_WHAT YOU SHOULD DO:_ Go through the entries below and return every line that contains "Assume".

_INFORMATION PROVIDED:_
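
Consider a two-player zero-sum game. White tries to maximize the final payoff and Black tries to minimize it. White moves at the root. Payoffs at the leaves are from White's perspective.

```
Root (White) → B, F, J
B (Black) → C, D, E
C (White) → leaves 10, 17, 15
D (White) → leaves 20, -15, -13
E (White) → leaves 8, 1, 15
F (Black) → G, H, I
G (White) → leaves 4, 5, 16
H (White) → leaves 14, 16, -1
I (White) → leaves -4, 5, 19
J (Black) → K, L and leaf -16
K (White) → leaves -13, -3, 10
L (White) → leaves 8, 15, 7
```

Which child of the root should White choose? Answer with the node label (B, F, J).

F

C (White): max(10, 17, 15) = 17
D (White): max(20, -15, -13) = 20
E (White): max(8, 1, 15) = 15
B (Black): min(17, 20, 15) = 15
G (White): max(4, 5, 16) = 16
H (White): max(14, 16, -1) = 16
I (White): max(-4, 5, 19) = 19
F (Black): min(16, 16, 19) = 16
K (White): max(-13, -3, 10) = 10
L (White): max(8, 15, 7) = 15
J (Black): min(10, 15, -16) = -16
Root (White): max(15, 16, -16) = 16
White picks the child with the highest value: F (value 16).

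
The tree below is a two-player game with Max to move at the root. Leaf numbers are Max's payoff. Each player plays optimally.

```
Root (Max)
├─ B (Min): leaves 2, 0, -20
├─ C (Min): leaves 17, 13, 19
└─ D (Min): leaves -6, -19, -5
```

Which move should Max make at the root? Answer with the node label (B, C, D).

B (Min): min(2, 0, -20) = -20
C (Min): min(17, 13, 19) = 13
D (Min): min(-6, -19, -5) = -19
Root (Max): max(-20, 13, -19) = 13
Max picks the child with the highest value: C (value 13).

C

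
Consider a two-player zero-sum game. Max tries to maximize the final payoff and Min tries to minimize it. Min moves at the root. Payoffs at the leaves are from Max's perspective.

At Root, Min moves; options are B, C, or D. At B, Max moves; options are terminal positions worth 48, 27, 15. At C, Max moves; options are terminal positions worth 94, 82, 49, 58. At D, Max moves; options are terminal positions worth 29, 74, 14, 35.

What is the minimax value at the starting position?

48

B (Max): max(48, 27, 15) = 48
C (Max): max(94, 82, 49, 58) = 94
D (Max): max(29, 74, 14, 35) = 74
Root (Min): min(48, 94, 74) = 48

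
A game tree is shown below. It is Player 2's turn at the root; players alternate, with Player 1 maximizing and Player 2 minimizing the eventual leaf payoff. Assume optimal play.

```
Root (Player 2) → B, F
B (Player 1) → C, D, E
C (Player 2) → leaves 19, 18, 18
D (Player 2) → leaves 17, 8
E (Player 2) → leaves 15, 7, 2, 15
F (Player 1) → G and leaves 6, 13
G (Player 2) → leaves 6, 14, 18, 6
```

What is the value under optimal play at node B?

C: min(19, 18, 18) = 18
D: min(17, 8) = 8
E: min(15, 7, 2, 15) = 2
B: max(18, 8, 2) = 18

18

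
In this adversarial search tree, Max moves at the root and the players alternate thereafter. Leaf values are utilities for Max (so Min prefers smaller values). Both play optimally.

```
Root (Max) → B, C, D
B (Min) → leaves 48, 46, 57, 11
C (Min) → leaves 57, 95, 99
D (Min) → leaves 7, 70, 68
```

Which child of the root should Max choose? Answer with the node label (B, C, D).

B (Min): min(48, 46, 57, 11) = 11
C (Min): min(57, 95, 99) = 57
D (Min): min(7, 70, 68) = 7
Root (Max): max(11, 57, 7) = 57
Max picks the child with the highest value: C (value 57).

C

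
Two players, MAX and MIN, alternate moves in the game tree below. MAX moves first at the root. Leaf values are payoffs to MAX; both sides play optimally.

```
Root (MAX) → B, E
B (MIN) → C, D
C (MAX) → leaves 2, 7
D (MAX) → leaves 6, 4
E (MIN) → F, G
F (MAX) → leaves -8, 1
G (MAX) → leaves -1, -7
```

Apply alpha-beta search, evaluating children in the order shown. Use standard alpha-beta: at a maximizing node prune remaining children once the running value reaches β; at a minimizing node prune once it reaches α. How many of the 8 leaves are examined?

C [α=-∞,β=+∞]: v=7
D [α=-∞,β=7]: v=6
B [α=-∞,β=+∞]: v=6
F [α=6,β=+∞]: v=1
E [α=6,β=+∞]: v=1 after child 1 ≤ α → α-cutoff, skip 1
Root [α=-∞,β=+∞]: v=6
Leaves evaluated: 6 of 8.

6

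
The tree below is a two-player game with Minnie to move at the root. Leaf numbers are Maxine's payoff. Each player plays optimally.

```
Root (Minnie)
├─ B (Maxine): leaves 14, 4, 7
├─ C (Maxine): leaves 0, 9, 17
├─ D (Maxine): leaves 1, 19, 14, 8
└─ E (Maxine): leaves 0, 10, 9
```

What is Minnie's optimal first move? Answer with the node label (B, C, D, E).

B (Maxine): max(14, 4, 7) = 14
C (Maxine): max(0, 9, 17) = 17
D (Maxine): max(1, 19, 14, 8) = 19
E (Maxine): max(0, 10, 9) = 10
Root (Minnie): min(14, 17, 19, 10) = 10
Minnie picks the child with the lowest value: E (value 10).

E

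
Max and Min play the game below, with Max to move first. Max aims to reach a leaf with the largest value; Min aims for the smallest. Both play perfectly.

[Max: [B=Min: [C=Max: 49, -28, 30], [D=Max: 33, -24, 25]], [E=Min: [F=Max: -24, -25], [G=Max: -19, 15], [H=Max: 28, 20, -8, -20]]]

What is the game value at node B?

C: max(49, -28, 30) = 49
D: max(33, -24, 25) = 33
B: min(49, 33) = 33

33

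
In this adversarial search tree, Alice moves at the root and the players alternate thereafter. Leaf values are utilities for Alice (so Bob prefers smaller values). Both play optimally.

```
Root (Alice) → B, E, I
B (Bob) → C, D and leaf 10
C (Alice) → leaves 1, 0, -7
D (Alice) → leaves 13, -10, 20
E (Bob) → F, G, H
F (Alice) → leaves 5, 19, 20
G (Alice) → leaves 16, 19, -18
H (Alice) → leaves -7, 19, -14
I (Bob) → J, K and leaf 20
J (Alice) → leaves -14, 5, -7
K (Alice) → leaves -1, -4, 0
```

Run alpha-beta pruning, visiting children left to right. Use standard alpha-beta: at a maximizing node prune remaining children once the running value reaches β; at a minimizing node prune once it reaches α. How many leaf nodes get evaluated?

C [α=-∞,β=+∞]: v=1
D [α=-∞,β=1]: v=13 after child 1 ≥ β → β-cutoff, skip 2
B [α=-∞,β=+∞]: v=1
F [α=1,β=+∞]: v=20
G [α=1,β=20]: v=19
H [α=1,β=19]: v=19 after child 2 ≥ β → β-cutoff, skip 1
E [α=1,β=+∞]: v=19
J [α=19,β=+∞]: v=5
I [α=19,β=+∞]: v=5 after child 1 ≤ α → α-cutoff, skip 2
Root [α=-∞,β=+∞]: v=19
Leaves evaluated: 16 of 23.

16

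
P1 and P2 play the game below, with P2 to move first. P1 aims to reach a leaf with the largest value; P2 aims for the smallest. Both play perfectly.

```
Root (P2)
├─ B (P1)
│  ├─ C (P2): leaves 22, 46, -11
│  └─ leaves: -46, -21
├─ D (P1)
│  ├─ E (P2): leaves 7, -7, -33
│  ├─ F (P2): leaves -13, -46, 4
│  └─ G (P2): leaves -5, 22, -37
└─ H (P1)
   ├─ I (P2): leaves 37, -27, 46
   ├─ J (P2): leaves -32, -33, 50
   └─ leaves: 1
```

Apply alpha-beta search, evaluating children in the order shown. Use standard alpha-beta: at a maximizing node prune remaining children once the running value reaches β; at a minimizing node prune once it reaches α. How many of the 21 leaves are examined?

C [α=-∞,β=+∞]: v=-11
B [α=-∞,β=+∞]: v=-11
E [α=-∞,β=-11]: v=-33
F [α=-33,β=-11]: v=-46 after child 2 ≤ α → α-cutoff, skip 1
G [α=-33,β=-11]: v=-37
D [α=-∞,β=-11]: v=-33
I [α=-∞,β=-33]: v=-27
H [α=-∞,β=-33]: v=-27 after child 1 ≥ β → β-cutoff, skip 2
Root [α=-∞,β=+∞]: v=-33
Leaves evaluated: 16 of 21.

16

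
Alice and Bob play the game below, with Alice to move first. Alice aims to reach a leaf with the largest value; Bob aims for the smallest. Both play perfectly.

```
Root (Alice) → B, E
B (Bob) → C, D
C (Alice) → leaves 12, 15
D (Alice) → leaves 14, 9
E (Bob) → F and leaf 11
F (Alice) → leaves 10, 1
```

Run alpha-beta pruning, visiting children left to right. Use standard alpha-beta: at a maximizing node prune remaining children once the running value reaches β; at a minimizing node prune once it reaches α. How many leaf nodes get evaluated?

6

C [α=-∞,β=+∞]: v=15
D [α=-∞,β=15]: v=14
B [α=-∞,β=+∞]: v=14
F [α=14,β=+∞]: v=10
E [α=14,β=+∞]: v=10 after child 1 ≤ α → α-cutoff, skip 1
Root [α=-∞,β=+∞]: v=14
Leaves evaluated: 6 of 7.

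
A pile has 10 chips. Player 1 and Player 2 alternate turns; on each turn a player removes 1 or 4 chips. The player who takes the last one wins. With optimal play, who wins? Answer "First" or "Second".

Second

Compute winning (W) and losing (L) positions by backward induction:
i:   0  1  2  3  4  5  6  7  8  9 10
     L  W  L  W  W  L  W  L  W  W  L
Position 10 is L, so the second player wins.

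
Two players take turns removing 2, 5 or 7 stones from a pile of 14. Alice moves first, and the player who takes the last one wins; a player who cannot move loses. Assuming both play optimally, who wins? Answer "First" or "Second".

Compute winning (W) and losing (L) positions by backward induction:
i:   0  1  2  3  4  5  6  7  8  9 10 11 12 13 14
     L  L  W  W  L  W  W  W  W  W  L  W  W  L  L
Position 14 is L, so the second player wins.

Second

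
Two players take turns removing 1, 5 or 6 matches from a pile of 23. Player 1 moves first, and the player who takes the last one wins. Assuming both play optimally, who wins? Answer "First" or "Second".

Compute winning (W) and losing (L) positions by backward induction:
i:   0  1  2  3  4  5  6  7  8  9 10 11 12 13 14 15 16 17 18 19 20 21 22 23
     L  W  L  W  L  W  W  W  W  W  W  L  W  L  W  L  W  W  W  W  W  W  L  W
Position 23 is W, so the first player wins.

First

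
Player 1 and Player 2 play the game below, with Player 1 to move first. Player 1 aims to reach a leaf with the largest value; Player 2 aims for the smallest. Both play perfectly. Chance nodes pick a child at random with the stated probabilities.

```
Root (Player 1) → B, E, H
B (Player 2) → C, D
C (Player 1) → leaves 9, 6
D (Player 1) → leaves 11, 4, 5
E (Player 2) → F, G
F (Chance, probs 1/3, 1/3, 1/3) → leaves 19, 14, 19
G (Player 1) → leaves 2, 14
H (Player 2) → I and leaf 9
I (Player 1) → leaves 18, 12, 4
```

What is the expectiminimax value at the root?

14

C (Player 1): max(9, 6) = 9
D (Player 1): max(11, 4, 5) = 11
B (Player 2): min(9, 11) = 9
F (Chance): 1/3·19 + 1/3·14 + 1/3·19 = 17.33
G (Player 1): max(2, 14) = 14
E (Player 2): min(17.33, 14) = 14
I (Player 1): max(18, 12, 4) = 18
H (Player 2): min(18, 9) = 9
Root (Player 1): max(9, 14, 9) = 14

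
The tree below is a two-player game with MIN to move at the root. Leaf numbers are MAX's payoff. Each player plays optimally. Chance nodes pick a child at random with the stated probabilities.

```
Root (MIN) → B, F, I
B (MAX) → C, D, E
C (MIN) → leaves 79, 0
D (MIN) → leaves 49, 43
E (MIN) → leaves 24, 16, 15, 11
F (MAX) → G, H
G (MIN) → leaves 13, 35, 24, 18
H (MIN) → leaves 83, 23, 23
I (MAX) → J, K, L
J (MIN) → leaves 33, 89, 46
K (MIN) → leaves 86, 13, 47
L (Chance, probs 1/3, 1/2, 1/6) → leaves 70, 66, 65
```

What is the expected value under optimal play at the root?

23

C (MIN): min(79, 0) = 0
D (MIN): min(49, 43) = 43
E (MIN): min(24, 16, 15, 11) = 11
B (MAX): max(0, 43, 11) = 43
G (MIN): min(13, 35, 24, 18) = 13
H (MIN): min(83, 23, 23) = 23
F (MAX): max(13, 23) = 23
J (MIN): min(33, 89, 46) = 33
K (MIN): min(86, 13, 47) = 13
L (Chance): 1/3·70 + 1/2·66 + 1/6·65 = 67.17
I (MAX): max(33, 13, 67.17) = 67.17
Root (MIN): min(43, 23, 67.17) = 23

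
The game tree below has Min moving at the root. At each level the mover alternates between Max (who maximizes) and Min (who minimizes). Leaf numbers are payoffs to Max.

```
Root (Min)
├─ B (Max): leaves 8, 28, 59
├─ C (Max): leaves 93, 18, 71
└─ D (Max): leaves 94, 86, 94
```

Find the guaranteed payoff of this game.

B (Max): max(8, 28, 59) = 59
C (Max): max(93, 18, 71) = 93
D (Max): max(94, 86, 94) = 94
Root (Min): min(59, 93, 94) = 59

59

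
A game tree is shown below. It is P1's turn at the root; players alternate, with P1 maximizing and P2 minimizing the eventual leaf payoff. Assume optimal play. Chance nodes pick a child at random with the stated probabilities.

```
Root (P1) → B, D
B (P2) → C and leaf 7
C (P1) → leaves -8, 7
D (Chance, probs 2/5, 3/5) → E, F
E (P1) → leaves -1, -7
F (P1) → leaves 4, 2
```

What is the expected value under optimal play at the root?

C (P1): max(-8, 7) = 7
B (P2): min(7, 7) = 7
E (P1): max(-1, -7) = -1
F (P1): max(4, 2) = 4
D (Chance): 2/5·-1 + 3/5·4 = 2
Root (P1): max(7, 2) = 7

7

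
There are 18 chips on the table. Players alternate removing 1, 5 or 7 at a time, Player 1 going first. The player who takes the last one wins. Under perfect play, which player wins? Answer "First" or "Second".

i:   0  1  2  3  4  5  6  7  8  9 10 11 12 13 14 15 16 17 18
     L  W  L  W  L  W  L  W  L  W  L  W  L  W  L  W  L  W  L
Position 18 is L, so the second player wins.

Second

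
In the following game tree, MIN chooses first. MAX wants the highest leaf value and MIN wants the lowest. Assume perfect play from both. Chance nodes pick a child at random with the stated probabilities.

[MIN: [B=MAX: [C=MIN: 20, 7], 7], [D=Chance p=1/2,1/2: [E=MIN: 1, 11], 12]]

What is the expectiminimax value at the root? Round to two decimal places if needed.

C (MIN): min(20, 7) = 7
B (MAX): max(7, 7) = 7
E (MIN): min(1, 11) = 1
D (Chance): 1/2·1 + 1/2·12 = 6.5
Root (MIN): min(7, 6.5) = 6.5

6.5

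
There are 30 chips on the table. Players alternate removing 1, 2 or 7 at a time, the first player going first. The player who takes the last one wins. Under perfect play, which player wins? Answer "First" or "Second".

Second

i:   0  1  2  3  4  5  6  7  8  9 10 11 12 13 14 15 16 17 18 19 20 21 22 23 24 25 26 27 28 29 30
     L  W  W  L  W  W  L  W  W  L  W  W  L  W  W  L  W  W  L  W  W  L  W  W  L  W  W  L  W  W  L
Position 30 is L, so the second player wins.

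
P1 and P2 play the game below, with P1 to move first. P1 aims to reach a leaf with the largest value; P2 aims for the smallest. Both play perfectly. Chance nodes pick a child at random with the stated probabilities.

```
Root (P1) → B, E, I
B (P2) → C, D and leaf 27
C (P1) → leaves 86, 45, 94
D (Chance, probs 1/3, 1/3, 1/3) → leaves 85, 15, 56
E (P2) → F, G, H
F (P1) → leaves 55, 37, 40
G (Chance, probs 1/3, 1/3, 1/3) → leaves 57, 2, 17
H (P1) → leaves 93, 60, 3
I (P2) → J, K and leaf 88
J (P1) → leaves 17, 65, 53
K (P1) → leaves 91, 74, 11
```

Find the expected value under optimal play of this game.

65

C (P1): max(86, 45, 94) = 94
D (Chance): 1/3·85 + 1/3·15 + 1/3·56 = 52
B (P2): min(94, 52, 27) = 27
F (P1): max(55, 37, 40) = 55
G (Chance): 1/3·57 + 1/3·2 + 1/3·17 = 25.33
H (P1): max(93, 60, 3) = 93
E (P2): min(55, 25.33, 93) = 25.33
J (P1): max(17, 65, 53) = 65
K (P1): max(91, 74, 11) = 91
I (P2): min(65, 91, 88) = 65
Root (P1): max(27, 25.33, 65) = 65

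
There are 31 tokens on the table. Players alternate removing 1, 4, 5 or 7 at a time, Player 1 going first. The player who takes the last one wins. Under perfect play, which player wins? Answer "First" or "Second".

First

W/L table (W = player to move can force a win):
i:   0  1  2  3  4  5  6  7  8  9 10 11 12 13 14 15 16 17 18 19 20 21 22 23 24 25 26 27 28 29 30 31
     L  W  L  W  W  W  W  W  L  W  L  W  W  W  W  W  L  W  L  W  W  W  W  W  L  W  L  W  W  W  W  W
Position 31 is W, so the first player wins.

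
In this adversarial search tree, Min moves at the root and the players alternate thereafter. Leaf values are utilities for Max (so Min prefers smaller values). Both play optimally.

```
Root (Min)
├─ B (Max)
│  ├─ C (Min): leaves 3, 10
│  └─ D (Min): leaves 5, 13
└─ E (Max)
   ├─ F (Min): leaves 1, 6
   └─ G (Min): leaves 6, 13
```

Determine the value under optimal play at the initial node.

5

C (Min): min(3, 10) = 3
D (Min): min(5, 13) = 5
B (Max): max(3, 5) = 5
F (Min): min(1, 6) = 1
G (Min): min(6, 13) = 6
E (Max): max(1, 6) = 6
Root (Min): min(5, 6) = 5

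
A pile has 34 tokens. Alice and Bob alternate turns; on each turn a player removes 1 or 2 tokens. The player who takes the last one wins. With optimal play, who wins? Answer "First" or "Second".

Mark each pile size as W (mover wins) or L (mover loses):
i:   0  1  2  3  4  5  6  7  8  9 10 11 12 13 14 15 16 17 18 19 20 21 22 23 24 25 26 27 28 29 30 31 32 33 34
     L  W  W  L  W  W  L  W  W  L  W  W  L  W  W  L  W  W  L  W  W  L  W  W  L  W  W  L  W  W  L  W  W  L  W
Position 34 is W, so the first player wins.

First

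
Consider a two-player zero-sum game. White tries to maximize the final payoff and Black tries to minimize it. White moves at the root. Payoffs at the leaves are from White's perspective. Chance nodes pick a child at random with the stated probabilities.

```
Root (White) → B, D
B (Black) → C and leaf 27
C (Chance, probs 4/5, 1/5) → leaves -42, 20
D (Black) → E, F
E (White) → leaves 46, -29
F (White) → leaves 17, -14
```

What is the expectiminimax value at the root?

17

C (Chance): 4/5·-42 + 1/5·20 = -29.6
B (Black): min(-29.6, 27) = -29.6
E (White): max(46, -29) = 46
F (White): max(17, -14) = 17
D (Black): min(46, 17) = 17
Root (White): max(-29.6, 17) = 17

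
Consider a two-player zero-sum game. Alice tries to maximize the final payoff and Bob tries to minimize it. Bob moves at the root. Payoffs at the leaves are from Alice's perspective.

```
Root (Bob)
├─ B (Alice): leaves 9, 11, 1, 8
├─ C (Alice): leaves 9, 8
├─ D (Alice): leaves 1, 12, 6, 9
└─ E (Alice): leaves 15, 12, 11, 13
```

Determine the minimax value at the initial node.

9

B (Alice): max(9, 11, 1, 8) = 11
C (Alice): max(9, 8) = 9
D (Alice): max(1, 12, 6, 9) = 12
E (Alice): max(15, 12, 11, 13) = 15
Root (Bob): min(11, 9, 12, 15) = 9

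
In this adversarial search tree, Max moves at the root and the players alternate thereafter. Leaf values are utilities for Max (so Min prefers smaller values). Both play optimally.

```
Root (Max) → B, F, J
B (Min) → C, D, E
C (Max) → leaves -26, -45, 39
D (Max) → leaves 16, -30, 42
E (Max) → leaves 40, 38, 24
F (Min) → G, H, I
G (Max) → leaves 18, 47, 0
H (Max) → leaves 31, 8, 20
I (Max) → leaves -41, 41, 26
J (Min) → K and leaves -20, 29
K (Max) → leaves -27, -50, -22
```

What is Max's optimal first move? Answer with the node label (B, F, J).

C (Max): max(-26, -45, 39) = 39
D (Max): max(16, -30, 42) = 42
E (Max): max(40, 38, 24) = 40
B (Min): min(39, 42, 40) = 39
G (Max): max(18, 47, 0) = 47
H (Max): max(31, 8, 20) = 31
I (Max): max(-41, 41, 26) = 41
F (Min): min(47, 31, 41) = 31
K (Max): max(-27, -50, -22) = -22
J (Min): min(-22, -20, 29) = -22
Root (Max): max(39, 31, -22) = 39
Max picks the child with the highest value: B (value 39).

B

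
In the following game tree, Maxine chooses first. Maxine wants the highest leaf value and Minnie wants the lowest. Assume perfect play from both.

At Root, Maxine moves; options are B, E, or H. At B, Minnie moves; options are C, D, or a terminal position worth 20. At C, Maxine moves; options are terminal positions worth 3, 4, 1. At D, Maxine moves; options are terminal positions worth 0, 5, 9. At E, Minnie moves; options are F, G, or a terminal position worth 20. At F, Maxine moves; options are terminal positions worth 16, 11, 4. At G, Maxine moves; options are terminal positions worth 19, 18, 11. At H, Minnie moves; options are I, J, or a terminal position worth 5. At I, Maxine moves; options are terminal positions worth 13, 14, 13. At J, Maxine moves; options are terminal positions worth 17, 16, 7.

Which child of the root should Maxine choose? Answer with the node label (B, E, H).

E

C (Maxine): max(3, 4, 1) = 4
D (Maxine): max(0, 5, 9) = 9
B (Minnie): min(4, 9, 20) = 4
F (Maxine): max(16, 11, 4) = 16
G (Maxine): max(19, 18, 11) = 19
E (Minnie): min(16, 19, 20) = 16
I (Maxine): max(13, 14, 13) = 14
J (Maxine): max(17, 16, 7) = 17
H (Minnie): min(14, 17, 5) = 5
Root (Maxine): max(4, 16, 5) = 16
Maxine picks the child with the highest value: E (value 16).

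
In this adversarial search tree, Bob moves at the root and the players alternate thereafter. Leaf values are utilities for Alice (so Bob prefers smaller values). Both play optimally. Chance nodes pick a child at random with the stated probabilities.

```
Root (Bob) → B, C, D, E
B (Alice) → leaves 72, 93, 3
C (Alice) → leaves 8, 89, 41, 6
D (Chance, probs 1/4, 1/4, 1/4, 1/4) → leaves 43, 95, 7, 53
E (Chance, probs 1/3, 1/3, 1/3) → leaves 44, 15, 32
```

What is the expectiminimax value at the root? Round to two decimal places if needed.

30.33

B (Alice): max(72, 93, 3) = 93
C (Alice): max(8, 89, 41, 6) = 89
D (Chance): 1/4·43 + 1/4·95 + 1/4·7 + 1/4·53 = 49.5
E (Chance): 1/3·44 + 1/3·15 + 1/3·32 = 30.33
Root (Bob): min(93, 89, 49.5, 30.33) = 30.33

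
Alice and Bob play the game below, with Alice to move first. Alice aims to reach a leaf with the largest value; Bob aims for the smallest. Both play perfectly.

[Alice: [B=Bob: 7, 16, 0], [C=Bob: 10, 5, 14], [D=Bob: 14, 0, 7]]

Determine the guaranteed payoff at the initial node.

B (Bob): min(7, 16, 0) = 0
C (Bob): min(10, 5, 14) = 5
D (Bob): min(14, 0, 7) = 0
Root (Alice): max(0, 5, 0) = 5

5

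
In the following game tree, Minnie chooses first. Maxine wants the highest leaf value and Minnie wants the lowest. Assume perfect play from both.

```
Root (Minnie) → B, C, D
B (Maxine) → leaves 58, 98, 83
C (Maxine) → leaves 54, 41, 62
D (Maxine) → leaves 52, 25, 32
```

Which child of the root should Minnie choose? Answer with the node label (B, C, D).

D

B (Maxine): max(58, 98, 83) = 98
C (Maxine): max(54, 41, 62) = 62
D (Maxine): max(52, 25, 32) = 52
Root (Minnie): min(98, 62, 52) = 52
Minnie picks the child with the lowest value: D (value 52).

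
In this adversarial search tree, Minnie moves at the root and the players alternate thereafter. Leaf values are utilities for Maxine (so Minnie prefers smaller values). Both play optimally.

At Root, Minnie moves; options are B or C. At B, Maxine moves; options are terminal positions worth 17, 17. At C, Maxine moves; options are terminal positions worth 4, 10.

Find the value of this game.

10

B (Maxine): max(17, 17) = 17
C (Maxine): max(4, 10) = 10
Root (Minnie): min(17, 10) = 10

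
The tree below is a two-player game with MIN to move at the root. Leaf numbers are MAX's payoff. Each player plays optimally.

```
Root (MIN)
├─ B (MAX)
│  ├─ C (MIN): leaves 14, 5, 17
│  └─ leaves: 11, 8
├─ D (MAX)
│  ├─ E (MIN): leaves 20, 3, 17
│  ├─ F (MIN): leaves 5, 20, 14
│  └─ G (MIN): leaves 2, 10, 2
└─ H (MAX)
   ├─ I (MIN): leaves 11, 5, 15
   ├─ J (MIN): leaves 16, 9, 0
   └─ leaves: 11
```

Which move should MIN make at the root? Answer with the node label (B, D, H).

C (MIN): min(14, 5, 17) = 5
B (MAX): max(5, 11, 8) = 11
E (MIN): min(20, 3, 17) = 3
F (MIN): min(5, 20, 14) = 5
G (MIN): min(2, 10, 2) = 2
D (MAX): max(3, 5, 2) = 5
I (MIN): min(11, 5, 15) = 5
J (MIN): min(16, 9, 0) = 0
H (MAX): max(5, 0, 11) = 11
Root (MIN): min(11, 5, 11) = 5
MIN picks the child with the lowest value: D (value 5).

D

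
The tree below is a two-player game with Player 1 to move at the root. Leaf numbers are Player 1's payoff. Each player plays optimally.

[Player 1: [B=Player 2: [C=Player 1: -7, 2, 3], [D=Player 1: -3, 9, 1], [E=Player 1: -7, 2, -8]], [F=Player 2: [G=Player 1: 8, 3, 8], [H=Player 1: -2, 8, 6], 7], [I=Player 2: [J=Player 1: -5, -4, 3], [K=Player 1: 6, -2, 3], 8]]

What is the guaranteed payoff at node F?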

_EXERCISE OUTPUT:_
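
A game tree is shown below. It is Player 2's turn at the root; players alternate, with Player 1 maximizing and Player 2 minimizing the eventual leaf payoff. Assume optimal play.
A game tree is shown below. It is P1's turn at the root; players alternate, with P1 maximizing and P2 minimizing the eventual leaf payoff. Assume optimal play. Chance nodes pick a child at random with the stated probabilities.
In the following game tree, MIN chooses first. MAX wants the highest leaf value and MIN wants the lowest. Assume perfect play from both. Chance nodes pick a child at random with the stated probabilities.
In the following game tree, Maxine chooses first. Maxine wants the highest leaf value and Minnie wants the lowest. Assume perfect play from both.
In the following game tree, Minnie chooses first. Maxine wants the highest leaf value and Minnie wants the lowest. Assume perfect play from both.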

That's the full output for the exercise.